Content starts

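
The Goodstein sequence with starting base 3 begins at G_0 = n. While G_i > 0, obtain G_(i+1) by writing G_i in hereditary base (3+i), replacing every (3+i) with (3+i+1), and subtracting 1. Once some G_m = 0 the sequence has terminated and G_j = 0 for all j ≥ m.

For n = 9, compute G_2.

17

(0) 9|_3 = 3^2 ↦ 4^2|_4 = 16 ⇒ 15
(1) 15|_4 = 3·4 + 3 ↦ 3·5 + 3|_5 = 18 ⇒ 17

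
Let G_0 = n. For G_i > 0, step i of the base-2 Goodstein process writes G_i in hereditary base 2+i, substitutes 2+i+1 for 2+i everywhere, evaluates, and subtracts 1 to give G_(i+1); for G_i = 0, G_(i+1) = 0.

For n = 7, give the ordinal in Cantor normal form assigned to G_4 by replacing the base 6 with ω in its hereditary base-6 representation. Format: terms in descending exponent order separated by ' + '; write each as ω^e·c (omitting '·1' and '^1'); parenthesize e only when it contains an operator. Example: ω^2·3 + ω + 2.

ω^ω + 1

G_0=7  [base 2] 2^2 + 2 + 1  →[2↦3]→  3^3 + 3 + 1 = 31  −1 ⇒ G_1=30
G_1=30  [base 3] 3^3 + 3  →[3↦4]→  4^4 + 4 = 260  −1 ⇒ G_2=259
G_2=259  [base 4] 4^4 + 3  →[4↦5]→  5^5 + 3 = 3128  −1 ⇒ G_3=3127
G_3=3127  [base 5] 5^5 + 2  →[5↦6]→  6^6 + 2 = 46658  −1 ⇒ G_4=46657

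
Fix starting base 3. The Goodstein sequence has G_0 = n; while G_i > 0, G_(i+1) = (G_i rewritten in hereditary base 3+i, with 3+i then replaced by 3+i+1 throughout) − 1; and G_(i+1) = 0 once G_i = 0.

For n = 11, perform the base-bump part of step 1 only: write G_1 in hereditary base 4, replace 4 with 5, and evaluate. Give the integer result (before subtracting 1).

26

base 3: 11 = 3^2 + 2; at 4: 4^2 + 2 = 18; next = 17
base 4: 17 = 4^2 + 1; at 5: 5^2 + 1 = 26; next = 25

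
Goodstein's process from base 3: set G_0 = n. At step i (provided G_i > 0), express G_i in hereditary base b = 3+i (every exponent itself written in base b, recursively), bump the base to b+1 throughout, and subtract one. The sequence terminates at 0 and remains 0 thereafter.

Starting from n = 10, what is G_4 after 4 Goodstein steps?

30

step 0: 10 = 3^2 + 1; sub 4 for 3: 4^2 + 1; = 17; G_1 = 17−1 = 16
step 1: 16 = 4^2; sub 5 for 4: 5^2; = 25; G_2 = 25−1 = 24
step 2: 24 = 4·5 + 4; sub 6 for 5: 4·6 + 4; = 28; G_3 = 28−1 = 27
step 3: 27 = 4·6 + 3; sub 7 for 6: 4·7 + 3; = 31; G_4 = 31−1 = 30
step 4: 30 = 4·7 + 2; sub 8 for 7: 4·8 + 2; = 34; G_5 = 34−1 = 33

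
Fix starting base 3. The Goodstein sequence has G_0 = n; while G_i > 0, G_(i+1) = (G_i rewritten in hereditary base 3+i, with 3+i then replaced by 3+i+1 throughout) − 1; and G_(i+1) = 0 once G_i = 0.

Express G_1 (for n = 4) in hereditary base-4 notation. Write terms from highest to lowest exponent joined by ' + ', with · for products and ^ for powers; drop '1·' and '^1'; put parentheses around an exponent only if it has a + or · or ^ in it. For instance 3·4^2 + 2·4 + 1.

4

G_0=4  [base 3] 3 + 1  →[3↦4]→  4 + 1 = 5  −1 ⇒ G_1=4
G_1=4  [base 4] 4  →[4↦5]→  5 = 5  −1 ⇒ G_2=4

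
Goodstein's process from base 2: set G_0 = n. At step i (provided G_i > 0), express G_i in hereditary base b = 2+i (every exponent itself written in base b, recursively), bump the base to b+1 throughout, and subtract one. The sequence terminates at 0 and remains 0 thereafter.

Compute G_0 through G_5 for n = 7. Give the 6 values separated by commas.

7 —HB2→ 2^2 + 2 + 1 —bump→ 3^3 + 3 + 1 = 31 —(−1)→ 30
30 —HB3→ 3^3 + 3 —bump→ 4^4 + 4 = 260 —(−1)→ 259
259 —HB4→ 4^4 + 3 —bump→ 5^5 + 3 = 3128 —(−1)→ 3127
3127 —HB5→ 5^5 + 2 —bump→ 6^6 + 2 = 46658 —(−1)→ 46657
46657 —HB6→ 6^6 + 1 —bump→ 7^7 + 1 = 823544 —(−1)→ 823543

7, 30, 259, 3127, 46657, 823543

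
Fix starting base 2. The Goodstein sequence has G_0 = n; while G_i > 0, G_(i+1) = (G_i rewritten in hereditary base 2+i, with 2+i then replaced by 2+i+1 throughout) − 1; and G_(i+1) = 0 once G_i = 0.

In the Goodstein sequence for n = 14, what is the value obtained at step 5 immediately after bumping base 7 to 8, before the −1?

base 2: 14 = 2^(2 + 1) + 2^2 + 2; at 3: 3^(3 + 1) + 3^3 + 3 = 111; next = 110
base 3: 110 = 3^(3 + 1) + 3^3 + 2; at 4: 4^(4 + 1) + 4^4 + 2 = 1282; next = 1281
base 4: 1281 = 4^(4 + 1) + 4^4 + 1; at 5: 5^(5 + 1) + 5^5 + 1 = 18751; next = 18750
base 5: 18750 = 5^(5 + 1) + 5^5; at 6: 6^(6 + 1) + 6^6 = 326592; next = 326591
base 6: 326591 = 6^(6 + 1) + 5·6^5 + 5·6^4 + 5·6^3 + 5·6^2 + 5·6 + 5; at 7: 7^(7 + 1) + 5·7^5 + 5·7^4 + 5·7^3 + 5·7^2 + 5·7 + 5 = 5862841; next = 5862840
base 7: 5862840 = 7^(7 + 1) + 5·7^5 + 5·7^4 + 5·7^3 + 5·7^2 + 5·7 + 4; at 8: 8^(8 + 1) + 5·8^5 + 5·8^4 + 5·8^3 + 5·8^2 + 5·8 + 4 = 134404972; next = 134404971

134404972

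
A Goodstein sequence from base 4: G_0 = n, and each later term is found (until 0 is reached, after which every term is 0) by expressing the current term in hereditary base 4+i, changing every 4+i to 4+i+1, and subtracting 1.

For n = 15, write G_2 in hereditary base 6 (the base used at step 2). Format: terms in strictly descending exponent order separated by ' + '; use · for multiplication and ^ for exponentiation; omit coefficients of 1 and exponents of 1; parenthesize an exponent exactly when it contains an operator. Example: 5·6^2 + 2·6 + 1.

3·6 + 1

i=0: 15 = 3·4 + 3 (b=4); 4→5: 3·5 + 3 = 18; 18−1 = 17
i=1: 17 = 3·5 + 2 (b=5); 5→6: 3·6 + 2 = 20; 20−1 = 19
i=2: 19 = 3·6 + 1 (b=6); 6→7: 3·7 + 1 = 22; 22−1 = 21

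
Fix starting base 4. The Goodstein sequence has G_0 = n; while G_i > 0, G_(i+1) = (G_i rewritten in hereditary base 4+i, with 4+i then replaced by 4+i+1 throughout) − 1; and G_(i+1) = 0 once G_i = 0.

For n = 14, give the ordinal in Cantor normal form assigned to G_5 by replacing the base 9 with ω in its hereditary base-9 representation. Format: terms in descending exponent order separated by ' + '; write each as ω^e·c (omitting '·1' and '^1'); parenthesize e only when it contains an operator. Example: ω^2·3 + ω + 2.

ω·2 + 4

step 0: 14 = 3·4 + 2; sub 5 for 4: 3·5 + 2; = 17; G_1 = 17−1 = 16
step 1: 16 = 3·5 + 1; sub 6 for 5: 3·6 + 1; = 19; G_2 = 19−1 = 18
step 2: 18 = 3·6; sub 7 for 6: 3·7; = 21; G_3 = 21−1 = 20
step 3: 20 = 2·7 + 6; sub 8 for 7: 2·8 + 6; = 22; G_4 = 22−1 = 21
step 4: 21 = 2·8 + 5; sub 9 for 8: 2·9 + 5; = 23; G_5 = 23−1 = 22
step 5: 22 = 2·9 + 4; sub 10 for 9: 2·10 + 4; = 24; G_6 = 24−1 = 23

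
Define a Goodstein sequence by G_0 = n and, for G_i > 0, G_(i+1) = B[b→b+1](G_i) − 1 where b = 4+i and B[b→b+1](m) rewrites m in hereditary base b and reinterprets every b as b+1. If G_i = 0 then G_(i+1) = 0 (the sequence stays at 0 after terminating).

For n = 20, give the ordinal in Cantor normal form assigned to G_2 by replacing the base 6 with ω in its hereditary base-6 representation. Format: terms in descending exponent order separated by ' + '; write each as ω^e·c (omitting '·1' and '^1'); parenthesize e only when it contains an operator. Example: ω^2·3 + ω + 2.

ω^2 + 3

20 —HB4→ 4^2 + 4 —bump→ 5^2 + 5 = 30 —(−1)→ 29
29 —HB5→ 5^2 + 4 —bump→ 6^2 + 4 = 40 —(−1)→ 39
39 —HB6→ 6^2 + 3 —bump→ 7^2 + 3 = 52 —(−1)→ 51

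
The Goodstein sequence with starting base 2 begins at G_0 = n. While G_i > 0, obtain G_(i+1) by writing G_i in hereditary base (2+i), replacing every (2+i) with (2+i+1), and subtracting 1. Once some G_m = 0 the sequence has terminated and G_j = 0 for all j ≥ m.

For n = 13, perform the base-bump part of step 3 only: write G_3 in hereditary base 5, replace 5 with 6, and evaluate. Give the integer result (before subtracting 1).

base 2: 13 = 2^(2 + 1) + 2^2 + 1; at 3: 3^(3 + 1) + 3^3 + 1 = 109; next = 108
base 3: 108 = 3^(3 + 1) + 3^3; at 4: 4^(4 + 1) + 4^4 = 1280; next = 1279
base 4: 1279 = 4^(4 + 1) + 3·4^3 + 3·4^2 + 3·4 + 3; at 5: 5^(5 + 1) + 3·5^3 + 3·5^2 + 3·5 + 3 = 16093; next = 16092

280712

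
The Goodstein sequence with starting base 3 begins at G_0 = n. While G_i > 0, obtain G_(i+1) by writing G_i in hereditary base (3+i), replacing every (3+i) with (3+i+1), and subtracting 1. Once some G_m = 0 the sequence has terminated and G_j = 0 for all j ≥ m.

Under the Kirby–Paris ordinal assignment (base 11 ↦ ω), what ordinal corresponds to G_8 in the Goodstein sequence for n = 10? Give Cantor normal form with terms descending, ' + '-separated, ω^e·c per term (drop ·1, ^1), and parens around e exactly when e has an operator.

ω·3 + 8

G_0 = 10. HB_3(10) = 3^2 + 1. Bump = 17. G_1 = 16.
G_1 = 16. HB_4(16) = 4^2. Bump = 25. G_2 = 24.
G_2 = 24. HB_5(24) = 4·5 + 4. Bump = 28. G_3 = 27.
G_3 = 27. HB_6(27) = 4·6 + 3. Bump = 31. G_4 = 30.
G_4 = 30. HB_7(30) = 4·7 + 2. Bump = 34. G_5 = 33.
G_5 = 33. HB_8(33) = 4·8 + 1. Bump = 37. G_6 = 36.
G_6 = 36. HB_9(36) = 4·9. Bump = 40. G_7 = 39.
G_7 = 39. HB_10(39) = 3·10 + 9. Bump = 42. G_8 = 41.
G_8 = 41. HB_11(41) = 3·11 + 8. Bump = 44. G_9 = 43.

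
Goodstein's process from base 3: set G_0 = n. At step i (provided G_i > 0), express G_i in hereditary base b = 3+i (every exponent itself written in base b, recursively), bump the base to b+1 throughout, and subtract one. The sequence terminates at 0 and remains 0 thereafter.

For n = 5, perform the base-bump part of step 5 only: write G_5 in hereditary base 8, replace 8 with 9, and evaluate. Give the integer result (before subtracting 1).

3

(0) 5|_3 = 3 + 2 ↦ 4 + 2|_4 = 6 ⇒ 5
(1) 5|_4 = 4 + 1 ↦ 5 + 1|_5 = 6 ⇒ 5
(2) 5|_5 = 5 ↦ 6|_6 = 6 ⇒ 5
(3) 5|_6 = 5 ↦ 5|_7 = 5 ⇒ 4
(4) 4|_7 = 4 ↦ 4|_8 = 4 ⇒ 3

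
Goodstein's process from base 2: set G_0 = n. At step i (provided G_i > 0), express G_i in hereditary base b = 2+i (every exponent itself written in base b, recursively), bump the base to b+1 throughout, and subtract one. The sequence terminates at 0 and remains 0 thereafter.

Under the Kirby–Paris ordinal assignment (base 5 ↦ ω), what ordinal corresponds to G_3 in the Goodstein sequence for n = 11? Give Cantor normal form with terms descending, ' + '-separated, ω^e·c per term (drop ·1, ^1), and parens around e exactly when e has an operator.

step 0: 11 = 2^(2 + 1) + 2 + 1; sub 3 for 2: 3^(3 + 1) + 3 + 1; = 85; G_1 = 85−1 = 84
step 1: 84 = 3^(3 + 1) + 3; sub 4 for 3: 4^(4 + 1) + 4; = 1028; G_2 = 1028−1 = 1027
step 2: 1027 = 4^(4 + 1) + 3; sub 5 for 4: 5^(5 + 1) + 3; = 15628; G_3 = 15628−1 = 15627

ω^(ω + 1) + 2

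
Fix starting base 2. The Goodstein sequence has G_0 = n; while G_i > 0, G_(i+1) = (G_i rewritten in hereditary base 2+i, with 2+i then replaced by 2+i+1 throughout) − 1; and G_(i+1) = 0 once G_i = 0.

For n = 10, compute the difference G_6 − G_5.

[0] 10 ≡ 2^(2 + 1) + 2 (base 2). Lift 3: 84. −1: 83.
[1] 83 ≡ 3^(3 + 1) + 2 (base 3). Lift 4: 1026. −1: 1025.
[2] 1025 ≡ 4^(4 + 1) + 1 (base 4). Lift 5: 15626. −1: 15625.
[3] 15625 ≡ 5^(5 + 1) (base 5). Lift 6: 279936. −1: 279935.
[4] 279935 ≡ 5·6^6 + 5·6^5 + 5·6^4 + 5·6^3 + 5·6^2 + 5·6 + 5 (base 6). Lift 7: 4215755. −1: 4215754.
[5] 4215754 ≡ 5·7^7 + 5·7^5 + 5·7^4 + 5·7^3 + 5·7^2 + 5·7 + 4 (base 7). Lift 8: 84073324. −1: 84073323.

79857569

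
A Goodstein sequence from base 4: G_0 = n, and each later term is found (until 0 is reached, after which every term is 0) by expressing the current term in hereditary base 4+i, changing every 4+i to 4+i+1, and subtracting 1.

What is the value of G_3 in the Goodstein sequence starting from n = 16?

30

(0) 16|_4 = 4^2 ↦ 5^2|_5 = 25 ⇒ 24
(1) 24|_5 = 4·5 + 4 ↦ 4·6 + 4|_6 = 28 ⇒ 27
(2) 27|_6 = 4·6 + 3 ↦ 4·7 + 3|_7 = 31 ⇒ 30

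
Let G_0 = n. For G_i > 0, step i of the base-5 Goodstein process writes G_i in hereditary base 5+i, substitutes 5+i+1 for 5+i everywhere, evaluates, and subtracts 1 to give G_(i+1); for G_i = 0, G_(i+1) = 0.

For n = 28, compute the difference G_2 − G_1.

(0) 28|_5 = 5^2 + 3 ↦ 6^2 + 3|_6 = 39 ⇒ 38
(1) 38|_6 = 6^2 + 2 ↦ 7^2 + 2|_7 = 51 ⇒ 50

12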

Content ends

▶ _What this task involves_
Lines with the word "evaluates" in them should be copied from the preceding records.

▶ _Expected answer_
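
Let G_0 = n. For G_i > 0, step i of the base-2 Goodstein process writes G_i in hereditary base 2+i, substitutes 2+i+1 for 2+i everywhere, evaluates, and subtracts 1 to give G_(i+1); for G_i = 0, G_(i+1) = 0.
Let G_0 = n. For G_i > 0, step i of the base-5 Goodstein process writes G_i in hereditary base 5+i, substitutes 5+i+1 for 5+i everywhere, evaluates, and subtracts 1 to give G_(i+1); for G_i = 0, G_(i+1) = 0.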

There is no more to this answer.